- Opening Delimiter -
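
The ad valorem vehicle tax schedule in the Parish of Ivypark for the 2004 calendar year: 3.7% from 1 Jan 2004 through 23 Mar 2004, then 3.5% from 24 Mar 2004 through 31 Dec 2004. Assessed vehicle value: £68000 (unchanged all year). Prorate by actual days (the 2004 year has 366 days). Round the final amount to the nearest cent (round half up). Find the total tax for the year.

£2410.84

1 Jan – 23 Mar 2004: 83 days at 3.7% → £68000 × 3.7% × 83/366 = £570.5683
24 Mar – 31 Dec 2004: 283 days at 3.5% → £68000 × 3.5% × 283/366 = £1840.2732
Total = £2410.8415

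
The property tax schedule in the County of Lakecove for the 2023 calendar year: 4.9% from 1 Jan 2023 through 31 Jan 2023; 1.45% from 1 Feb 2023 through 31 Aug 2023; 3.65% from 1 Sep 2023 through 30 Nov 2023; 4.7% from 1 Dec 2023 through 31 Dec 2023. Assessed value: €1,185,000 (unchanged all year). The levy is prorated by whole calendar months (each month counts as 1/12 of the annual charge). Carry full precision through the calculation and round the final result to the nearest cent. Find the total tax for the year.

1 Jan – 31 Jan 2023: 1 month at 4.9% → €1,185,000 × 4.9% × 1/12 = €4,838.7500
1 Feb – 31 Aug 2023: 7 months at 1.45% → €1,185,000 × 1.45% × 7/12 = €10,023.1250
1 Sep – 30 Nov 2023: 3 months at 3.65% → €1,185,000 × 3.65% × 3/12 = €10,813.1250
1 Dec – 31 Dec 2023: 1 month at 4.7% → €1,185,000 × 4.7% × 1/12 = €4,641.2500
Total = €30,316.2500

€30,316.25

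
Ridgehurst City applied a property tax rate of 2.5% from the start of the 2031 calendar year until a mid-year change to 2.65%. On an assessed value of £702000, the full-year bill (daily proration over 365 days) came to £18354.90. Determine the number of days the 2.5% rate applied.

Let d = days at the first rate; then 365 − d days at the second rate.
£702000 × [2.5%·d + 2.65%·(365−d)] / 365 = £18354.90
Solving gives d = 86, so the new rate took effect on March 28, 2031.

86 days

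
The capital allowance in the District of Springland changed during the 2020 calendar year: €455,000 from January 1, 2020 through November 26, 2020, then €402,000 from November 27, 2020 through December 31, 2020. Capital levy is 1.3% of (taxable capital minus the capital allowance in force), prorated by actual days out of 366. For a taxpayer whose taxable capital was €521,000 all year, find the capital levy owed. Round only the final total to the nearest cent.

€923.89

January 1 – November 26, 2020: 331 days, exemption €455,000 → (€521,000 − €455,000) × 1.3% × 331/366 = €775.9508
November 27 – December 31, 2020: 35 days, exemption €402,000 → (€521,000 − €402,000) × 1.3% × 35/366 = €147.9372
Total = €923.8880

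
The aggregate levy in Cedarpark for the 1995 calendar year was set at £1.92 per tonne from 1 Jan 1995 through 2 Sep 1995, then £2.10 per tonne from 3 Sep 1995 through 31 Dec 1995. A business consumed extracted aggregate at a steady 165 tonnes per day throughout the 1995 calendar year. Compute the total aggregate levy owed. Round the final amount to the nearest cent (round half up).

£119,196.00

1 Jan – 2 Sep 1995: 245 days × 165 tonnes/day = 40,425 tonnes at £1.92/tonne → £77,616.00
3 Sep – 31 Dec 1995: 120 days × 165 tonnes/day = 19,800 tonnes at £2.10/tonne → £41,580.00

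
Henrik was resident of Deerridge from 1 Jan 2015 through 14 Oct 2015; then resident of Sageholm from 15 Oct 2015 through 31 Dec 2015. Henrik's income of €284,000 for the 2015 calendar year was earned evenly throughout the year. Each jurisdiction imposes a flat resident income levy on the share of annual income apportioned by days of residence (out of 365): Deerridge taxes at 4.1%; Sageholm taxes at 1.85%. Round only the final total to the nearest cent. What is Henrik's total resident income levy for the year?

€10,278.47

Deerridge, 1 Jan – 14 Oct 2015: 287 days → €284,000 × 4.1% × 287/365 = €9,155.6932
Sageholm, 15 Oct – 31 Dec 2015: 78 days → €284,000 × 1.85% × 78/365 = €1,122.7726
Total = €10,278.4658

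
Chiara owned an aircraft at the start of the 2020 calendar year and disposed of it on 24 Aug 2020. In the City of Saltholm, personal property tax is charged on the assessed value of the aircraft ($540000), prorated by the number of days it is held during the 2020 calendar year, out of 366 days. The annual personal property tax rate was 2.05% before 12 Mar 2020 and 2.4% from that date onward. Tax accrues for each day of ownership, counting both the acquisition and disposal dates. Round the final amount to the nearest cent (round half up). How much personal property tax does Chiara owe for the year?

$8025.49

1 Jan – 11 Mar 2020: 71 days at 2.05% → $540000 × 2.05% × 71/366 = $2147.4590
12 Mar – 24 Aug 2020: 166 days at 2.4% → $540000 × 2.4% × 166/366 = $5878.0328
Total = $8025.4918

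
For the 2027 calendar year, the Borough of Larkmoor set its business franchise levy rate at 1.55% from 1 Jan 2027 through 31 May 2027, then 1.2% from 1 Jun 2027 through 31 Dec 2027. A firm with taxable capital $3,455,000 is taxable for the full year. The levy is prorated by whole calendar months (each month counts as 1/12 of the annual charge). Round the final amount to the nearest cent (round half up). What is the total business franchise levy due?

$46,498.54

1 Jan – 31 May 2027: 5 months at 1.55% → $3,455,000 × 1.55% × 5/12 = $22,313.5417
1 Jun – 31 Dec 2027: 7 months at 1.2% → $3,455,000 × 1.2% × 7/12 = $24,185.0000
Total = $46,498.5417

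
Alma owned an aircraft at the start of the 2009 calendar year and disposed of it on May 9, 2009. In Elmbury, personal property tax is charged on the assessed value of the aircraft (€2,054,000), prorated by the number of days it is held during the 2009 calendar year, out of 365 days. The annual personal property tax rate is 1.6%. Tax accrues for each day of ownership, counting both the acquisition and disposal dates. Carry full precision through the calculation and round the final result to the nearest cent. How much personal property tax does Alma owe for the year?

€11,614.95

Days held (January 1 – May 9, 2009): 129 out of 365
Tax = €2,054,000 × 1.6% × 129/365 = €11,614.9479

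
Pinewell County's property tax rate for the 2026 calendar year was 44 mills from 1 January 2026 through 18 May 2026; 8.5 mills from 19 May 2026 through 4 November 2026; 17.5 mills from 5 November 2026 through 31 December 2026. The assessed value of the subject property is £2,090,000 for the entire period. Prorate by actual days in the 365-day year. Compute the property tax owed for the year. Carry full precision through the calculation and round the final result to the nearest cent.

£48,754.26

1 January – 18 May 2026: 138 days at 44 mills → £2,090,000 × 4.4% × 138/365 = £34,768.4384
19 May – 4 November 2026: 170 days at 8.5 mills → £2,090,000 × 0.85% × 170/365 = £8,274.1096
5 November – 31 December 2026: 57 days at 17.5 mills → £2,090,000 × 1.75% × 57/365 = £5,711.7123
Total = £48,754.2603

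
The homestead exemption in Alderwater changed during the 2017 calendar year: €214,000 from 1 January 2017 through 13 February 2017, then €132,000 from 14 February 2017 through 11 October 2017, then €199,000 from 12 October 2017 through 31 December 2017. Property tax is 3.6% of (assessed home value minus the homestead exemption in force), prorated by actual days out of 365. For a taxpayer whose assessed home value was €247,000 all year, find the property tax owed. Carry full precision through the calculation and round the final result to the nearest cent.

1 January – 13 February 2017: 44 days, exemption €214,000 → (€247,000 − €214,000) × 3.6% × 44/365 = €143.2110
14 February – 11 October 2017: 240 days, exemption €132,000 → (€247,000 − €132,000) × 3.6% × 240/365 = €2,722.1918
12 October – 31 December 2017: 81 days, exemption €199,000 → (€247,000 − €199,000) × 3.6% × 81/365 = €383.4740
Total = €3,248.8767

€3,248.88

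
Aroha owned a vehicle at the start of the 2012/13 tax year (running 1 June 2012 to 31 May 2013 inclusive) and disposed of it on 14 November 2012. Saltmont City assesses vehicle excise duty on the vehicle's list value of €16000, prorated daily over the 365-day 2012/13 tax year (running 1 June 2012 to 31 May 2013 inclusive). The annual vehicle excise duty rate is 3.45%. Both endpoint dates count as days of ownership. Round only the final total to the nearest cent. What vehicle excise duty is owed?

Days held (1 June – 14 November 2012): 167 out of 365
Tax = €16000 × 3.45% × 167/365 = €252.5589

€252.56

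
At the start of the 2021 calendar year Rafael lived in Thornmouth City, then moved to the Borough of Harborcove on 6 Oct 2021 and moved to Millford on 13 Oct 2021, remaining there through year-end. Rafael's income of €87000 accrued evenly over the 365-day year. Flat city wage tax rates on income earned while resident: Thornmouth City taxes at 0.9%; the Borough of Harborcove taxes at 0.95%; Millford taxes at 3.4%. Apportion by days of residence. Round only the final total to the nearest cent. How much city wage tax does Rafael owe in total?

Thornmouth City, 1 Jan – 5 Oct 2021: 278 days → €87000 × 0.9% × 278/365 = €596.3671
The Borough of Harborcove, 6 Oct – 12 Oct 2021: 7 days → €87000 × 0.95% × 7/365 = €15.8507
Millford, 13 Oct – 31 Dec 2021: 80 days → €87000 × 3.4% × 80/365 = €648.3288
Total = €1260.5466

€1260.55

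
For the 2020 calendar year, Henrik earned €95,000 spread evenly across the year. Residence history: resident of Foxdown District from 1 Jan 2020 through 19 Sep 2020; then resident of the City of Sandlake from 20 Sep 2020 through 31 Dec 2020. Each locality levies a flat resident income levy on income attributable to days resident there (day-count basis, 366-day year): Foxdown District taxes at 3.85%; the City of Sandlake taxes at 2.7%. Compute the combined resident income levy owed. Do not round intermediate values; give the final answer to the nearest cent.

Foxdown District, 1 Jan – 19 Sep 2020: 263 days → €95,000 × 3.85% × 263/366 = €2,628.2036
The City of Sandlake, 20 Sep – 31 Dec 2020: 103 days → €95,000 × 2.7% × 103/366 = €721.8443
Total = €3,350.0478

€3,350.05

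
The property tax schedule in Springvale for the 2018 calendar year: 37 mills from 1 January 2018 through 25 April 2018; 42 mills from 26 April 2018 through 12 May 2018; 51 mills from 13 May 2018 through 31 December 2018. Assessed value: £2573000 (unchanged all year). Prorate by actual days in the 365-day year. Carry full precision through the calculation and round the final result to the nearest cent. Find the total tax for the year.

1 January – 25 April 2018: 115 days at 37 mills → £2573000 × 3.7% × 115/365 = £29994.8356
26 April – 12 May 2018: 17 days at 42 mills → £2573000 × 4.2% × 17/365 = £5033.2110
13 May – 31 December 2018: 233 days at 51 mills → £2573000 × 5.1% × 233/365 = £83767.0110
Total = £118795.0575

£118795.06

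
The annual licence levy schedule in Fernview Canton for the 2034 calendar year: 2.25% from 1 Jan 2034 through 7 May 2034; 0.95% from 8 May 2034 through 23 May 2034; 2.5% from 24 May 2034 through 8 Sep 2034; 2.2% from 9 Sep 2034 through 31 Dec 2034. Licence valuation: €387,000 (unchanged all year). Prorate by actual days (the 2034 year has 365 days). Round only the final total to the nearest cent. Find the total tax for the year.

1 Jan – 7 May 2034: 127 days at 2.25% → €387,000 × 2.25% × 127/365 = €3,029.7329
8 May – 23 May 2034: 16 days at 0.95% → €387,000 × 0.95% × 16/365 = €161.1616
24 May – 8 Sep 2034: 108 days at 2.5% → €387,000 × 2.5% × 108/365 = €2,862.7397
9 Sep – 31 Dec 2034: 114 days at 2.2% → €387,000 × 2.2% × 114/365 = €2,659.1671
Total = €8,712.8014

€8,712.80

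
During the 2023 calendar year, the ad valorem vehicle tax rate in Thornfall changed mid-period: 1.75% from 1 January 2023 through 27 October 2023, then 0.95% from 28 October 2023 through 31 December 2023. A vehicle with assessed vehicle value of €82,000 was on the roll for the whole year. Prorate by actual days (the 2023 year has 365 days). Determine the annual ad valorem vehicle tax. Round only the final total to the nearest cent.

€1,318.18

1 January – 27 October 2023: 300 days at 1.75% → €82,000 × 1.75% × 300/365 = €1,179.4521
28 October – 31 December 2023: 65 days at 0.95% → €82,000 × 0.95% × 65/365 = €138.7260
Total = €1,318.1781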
- Closing Delimiter -
- Opening Delimiter -
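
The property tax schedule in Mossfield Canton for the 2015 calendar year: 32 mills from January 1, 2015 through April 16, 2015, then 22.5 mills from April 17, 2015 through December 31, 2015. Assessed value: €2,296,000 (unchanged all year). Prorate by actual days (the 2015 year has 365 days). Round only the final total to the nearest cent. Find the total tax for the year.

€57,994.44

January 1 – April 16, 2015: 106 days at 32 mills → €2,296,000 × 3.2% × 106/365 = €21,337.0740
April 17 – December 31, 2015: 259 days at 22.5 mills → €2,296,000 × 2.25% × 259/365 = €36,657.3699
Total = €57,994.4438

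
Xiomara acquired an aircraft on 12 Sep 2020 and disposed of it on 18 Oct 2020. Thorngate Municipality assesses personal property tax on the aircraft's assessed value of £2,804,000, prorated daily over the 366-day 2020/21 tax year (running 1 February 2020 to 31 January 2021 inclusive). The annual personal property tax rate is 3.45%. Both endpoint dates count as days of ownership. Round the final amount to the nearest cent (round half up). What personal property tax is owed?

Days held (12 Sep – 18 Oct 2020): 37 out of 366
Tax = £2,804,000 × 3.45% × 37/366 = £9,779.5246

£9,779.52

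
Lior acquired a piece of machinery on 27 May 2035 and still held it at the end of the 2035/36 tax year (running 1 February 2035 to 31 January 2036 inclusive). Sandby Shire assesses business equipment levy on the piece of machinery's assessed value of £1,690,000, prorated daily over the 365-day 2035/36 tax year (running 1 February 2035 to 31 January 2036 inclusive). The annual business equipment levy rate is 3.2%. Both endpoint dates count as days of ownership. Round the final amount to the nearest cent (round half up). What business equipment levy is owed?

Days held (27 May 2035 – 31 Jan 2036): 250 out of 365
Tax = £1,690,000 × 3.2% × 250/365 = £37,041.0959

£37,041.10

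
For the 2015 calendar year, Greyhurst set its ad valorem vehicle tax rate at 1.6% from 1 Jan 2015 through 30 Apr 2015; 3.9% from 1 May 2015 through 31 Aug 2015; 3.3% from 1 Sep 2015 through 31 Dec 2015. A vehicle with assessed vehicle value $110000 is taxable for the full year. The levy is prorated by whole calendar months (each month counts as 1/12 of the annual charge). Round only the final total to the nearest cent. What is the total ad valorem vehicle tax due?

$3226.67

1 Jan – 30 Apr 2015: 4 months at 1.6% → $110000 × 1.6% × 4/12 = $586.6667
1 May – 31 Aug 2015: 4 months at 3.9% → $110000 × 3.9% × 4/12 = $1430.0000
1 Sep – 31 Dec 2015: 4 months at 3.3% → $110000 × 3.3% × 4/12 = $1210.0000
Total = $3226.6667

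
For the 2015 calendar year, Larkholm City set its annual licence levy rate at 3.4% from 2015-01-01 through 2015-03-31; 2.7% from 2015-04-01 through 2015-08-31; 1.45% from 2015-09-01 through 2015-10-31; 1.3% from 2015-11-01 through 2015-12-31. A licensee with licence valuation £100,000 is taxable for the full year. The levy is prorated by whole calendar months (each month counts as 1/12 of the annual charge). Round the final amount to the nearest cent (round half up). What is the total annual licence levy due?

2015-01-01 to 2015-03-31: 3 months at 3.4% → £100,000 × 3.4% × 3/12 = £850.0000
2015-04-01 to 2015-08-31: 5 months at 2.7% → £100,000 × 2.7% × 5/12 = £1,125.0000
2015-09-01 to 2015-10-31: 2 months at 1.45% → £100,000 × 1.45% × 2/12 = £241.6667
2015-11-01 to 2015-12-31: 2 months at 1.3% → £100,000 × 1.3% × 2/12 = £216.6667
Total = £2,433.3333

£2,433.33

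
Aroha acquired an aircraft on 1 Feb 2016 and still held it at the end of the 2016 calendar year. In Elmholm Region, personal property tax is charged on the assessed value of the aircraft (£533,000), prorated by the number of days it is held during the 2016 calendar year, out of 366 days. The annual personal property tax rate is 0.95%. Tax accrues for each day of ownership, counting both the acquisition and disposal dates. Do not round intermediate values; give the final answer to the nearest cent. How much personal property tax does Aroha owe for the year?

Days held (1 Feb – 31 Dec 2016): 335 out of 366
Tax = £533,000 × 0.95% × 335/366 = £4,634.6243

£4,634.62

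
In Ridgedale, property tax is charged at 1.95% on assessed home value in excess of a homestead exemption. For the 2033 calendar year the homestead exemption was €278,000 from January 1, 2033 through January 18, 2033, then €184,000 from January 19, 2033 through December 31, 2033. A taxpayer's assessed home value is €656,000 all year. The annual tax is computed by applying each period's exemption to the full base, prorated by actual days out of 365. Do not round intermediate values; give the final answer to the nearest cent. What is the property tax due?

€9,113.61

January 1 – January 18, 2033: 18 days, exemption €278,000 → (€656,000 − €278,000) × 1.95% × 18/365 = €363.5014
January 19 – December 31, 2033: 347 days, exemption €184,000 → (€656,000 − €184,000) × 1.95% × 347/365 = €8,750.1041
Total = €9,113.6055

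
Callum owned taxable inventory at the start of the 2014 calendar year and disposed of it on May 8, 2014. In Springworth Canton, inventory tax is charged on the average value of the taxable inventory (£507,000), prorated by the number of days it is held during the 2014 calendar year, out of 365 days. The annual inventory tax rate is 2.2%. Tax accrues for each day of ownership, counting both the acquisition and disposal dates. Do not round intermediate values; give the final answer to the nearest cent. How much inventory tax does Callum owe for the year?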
- Closing Delimiter -
- Opening Delimiter -
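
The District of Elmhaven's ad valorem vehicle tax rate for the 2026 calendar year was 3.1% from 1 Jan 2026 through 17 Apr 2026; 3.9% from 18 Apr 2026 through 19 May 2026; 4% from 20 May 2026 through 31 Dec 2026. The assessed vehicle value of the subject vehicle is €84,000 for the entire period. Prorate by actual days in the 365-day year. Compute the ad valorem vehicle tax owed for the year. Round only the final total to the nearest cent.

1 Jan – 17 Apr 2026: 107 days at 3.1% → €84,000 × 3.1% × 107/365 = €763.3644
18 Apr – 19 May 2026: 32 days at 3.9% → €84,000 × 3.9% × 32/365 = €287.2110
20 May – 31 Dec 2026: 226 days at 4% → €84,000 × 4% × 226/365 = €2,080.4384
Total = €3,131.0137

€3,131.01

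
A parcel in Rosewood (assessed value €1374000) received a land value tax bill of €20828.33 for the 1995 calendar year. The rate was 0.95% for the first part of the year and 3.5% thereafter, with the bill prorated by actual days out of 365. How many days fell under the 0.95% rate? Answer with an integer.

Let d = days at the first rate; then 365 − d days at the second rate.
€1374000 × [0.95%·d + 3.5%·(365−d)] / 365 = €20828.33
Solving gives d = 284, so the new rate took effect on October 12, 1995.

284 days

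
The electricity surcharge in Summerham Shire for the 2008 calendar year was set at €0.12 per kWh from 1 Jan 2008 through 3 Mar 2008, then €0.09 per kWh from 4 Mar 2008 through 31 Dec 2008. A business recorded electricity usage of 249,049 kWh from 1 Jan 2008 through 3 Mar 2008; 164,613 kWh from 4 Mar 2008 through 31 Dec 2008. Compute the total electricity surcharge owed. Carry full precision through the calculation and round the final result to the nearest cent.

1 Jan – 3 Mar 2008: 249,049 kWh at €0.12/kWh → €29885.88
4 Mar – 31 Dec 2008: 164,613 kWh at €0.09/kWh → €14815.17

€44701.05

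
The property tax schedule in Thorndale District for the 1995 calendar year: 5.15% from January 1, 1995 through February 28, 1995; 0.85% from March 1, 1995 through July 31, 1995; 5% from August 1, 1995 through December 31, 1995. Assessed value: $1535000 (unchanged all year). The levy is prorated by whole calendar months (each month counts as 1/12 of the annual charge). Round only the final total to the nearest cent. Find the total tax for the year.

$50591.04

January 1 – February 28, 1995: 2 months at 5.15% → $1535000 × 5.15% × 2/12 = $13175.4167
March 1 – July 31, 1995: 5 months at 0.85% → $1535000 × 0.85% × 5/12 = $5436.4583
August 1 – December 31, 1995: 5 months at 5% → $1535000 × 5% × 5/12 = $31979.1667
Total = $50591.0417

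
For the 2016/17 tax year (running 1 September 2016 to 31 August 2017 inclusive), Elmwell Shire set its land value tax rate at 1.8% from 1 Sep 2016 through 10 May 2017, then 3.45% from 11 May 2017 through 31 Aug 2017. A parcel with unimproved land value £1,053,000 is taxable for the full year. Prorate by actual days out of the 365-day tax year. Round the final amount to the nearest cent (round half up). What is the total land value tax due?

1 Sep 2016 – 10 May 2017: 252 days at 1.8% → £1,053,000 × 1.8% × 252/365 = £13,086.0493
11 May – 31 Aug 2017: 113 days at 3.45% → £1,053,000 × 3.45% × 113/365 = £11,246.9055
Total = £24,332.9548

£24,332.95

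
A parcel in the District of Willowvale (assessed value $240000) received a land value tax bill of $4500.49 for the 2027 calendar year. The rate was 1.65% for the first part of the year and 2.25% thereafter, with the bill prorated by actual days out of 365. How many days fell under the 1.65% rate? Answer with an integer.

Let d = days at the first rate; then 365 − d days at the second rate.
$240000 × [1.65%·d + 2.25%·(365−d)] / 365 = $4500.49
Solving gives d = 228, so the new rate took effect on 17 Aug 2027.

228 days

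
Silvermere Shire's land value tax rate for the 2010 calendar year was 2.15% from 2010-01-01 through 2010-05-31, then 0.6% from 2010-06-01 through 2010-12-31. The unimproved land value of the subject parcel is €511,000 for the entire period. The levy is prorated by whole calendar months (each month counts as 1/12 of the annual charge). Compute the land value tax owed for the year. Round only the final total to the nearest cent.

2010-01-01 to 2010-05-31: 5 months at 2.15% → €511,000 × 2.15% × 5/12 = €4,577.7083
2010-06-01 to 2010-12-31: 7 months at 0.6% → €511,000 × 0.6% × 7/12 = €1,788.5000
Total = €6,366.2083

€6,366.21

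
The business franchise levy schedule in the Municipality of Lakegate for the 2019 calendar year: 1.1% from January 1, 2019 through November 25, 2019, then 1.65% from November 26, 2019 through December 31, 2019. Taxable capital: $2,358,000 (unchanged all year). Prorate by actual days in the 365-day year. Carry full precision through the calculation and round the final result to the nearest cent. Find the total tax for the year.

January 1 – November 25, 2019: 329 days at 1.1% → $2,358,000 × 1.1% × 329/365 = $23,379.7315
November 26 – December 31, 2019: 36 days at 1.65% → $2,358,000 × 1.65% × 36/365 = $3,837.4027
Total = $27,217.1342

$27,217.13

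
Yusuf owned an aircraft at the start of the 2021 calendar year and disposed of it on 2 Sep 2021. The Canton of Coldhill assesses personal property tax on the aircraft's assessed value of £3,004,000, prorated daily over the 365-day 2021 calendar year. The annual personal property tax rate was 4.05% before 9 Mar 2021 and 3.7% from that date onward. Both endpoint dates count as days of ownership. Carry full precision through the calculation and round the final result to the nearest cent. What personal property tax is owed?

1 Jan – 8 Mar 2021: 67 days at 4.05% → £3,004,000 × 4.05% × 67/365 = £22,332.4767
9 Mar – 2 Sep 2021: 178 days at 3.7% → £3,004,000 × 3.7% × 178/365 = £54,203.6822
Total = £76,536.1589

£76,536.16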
- Closing Delimiter -
> **Required work**
Each line in the entries above, starting at the line with "Aroha acquired an" and ending at the line with "Callum owned taxable", is to be printed exactly, and only those lines.

> **Answer section**
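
Aroha acquired an aircraft on 1 Feb 2016 and still held it at the end of the 2016 calendar year. In Elmholm Region, personal property tax is charged on the assessed value of the aircraft (£533,000), prorated by the number of days it is held during the 2016 calendar year, out of 366 days. The annual personal property tax rate is 0.95%. Tax accrues for each day of ownership, counting both the acquisition and disposal dates. Do not round intermediate values; give the final answer to the nearest cent. How much personal property tax does Aroha owe for the year?

Days held (1 Feb – 31 Dec 2016): 335 out of 366
Tax = £533,000 × 0.95% × 335/366 = £4,634.6243

£4,634.62

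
In Ridgedale, property tax is charged at 1.95% on assessed home value in excess of a homestead exemption. For the 2033 calendar year the homestead exemption was €278,000 from January 1, 2033 through January 18, 2033, then €184,000 from January 19, 2033 through December 31, 2033. A taxpayer's assessed home value is €656,000 all year. The annual tax is computed by applying each period's exemption to the full base, prorated by actual days out of 365. Do not round intermediate values; give the final answer to the nearest cent. What is the property tax due?

€9,113.61

January 1 – January 18, 2033: 18 days, exemption €278,000 → (€656,000 − €278,000) × 1.95% × 18/365 = €363.5014
January 19 – December 31, 2033: 347 days, exemption €184,000 → (€656,000 − €184,000) × 1.95% × 347/365 = €8,750.1041
Total = €9,113.6055

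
Callum owned taxable inventory at the start of the 2014 calendar year and disposed of it on May 8, 2014. In Springworth Canton, inventory tax is charged on the average value of the taxable inventory (£507,000), prorated by the number of days it is held during the 2014 calendar year, out of 365 days. The annual inventory tax rate is 2.2%. Tax accrues for each day of ownership, counting both the acquisition and disposal dates. Do not round intermediate values; give the final answer to the nearest cent. How much inventory tax does Callum owe for the year?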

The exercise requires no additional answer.